Your answer is the line containing "A water sample" plus every line after it to the end of the data below, transcribed exactly and with nothing else.

START Dataset records

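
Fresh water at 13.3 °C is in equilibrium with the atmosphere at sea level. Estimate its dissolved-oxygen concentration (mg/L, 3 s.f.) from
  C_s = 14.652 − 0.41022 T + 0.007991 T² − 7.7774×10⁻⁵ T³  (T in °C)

C_s = 14.652 − 0.41022×13.3 + 0.007991×13.3² − 7.7774×10⁻⁵×13.3³ = 10.43 mg/L.

C_s ≈ 10.4 mg/L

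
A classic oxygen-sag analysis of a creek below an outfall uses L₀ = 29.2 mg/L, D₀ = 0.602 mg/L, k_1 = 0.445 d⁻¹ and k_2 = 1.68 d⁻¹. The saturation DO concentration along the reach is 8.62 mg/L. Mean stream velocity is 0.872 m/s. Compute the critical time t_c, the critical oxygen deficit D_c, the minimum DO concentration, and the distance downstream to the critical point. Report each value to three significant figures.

t_c ≈ 1.03 d; D_c ≈ 4.90 mg/L; min DO ≈ 3.72 mg/L; x_c ≈ 77.4 km

With k_2/k_1 = 3.775 and 1 − D₀(k_2−k_1)/(k_1 L₀) = 0.9428,
t_c = ln(3.775 × 0.9428) / (1.68 − 0.445) = ln(3.559) / 1.235 = 1.270/1.235 = 1.028 d.
D_c = (k_1/k_2) L₀ e^(−k_1 t_c) = (0.445/1.68) × 29.2 × e^(−0.445×1.028) = 0.2649 × 29.2 × 0.6329 = 4.895 mg/L.
Minimum DO = C_s − D_c = 8.62 − 4.895 = 3.725 mg/L.
x_c = v t_c = 0.872 m/s × 1.028 d × 86400 s/d = 77450 m ≈ 77.4 km.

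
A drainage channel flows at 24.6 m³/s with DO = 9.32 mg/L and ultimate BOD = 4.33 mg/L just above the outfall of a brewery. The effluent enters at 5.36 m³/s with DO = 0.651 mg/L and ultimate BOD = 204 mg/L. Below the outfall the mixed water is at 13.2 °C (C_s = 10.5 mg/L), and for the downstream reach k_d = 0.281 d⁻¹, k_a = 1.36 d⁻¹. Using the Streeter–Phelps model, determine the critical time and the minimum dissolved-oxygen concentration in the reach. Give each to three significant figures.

t_c ≈ 1.18 d; minimum DO ≈ 4.56 mg/L

Mixed DO = (24.6×9.32 + 5.36×0.651)/(24.6+5.36) = 232.8/29.96 = 7.769 mg/L.
Mixed L₀ = (24.6×4.33 + 5.36×204)/(29.96) = 1200/29.96 = 40.05 mg/L.
Initial deficit D₀ = C_s − DO₀ = 10.5 − 7.769 = 2.731 mg/L.
t_c = (1/1.079) ln[(1.36/0.281)(1 − 2.731×1.079/(0.281×40.05))] = 0.9268 × ln(3.573) = 1.180 d.
D_c = (0.281/1.36) × 40.05 × e^(−0.281×1.180) = 0.2066 × 40.05 × 0.7178 = 5.940 mg/L.
Minimum DO = 10.5 − 5.940 = 4.560 mg/L.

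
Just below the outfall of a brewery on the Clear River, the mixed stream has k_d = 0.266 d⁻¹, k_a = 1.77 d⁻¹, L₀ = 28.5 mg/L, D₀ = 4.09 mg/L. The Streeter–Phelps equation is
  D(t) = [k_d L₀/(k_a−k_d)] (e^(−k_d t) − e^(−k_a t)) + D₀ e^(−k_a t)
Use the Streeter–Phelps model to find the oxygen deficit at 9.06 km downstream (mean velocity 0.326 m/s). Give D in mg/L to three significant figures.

D ≈ 4.09 mg/L

Travel time t = x/v = 9.06 km / (0.326 m/s) = 9060 m / 0.326 m/s = 27790 s = 0.3217 d.
k_d L₀/(k_a−k_d) = 0.266×28.5/(1.77−0.266) = 7.581/1.504 = 5.041 mg/L.
e^(−k_d t) = e^(−0.266×0.3217) = 0.9180; e^(−k_a t) = e^(−1.77×0.3217) = 0.5659.
D = 5.041 × (0.9180 − 0.5659) + 4.09 × 0.5659 = 1.775 + 2.315 = 4.089 mg/L.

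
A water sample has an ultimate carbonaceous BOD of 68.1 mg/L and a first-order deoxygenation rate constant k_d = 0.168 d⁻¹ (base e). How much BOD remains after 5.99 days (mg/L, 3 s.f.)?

L ≈ 24.9 mg/L

L_t = L₀ e^(−k_d t) = 68.1 × e^(−0.168×5.99) = 68.1 × 0.3656 = 24.89 mg/L.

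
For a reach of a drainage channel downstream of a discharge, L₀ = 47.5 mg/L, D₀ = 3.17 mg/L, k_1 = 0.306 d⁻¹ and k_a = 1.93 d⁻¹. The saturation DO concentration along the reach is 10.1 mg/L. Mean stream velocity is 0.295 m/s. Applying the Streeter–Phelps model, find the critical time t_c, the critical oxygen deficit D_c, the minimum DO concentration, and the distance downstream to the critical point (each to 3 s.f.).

t_c ≈ 0.865 d; D_c ≈ 5.78 mg/L; min DO ≈ 4.32 mg/L; x_c ≈ 22.0 km

t_c = [1/(k_a−k_1)] ln[(k_a/k_1)(1 − D₀(k_a−k_1)/(k_1 L₀))]
= [1/(1.93−0.306)] ln[(1.93/0.306)(1 − 3.17×1.624/(0.306×47.5))]
= (1/1.624) ln[6.307 × 0.6458] = 0.6158 × ln(4.073) = 0.6158 × 1.404 = 0.8648 d.
L(t_c) = L₀ e^(−k_1 t_c) = 47.5 × 0.7675 = 36.46 mg/L, and at the critical point k_a D_c = k_1 L, so D_c = (0.306/1.93) × 36.46 = 5.780 mg/L.
Minimum DO = C_s − D_c = 10.1 − 5.780 = 4.320 mg/L.
x_c = v t_c = 0.295 m/s × 0.8648 d × 86400 s/d = 22040 m ≈ 22.0 km.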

END Dataset records

# Completed task:
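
A water sample has an ultimate carbonaceous BOD of 68.1 mg/L and a first-order deoxygenation rate constant k_d = 0.168 d⁻¹ (base e). How much BOD remains after 5.99 days (mg/L, 3 s.f.)?

L ≈ 24.9 mg/L

L_t = L₀ e^(−k_d t) = 68.1 × e^(−0.168×5.99) = 68.1 × 0.3656 = 24.89 mg/L.

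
For a reach of a drainage channel downstream of a discharge, L₀ = 47.5 mg/L, D₀ = 3.17 mg/L, k_1 = 0.306 d⁻¹ and k_a = 1.93 d⁻¹. The saturation DO concentration along the reach is 10.1 mg/L. Mean stream velocity is 0.295 m/s. Applying the Streeter–Phelps model, find the critical time t_c, the critical oxygen deficit D_c, the minimum DO concentration, and the distance downstream to the critical point (each to 3 s.f.).

t_c ≈ 0.865 d; D_c ≈ 5.78 mg/L; min DO ≈ 4.32 mg/L; x_c ≈ 22.0 km

t_c = [1/(k_a−k_1)] ln[(k_a/k_1)(1 − D₀(k_a−k_1)/(k_1 L₀))]
= [1/(1.93−0.306)] ln[(1.93/0.306)(1 − 3.17×1.624/(0.306×47.5))]
= (1/1.624) ln[6.307 × 0.6458] = 0.6158 × ln(4.073) = 0.6158 × 1.404 = 0.8648 d.
L(t_c) = L₀ e^(−k_1 t_c) = 47.5 × 0.7675 = 36.46 mg/L, and at the critical point k_a D_c = k_1 L, so D_c = (0.306/1.93) × 36.46 = 5.780 mg/L.
Minimum DO = C_s − D_c = 10.1 − 5.780 = 4.320 mg/L.
x_c = v t_c = 0.295 m/s × 0.8648 d × 86400 s/d = 22040 m ≈ 22.0 km.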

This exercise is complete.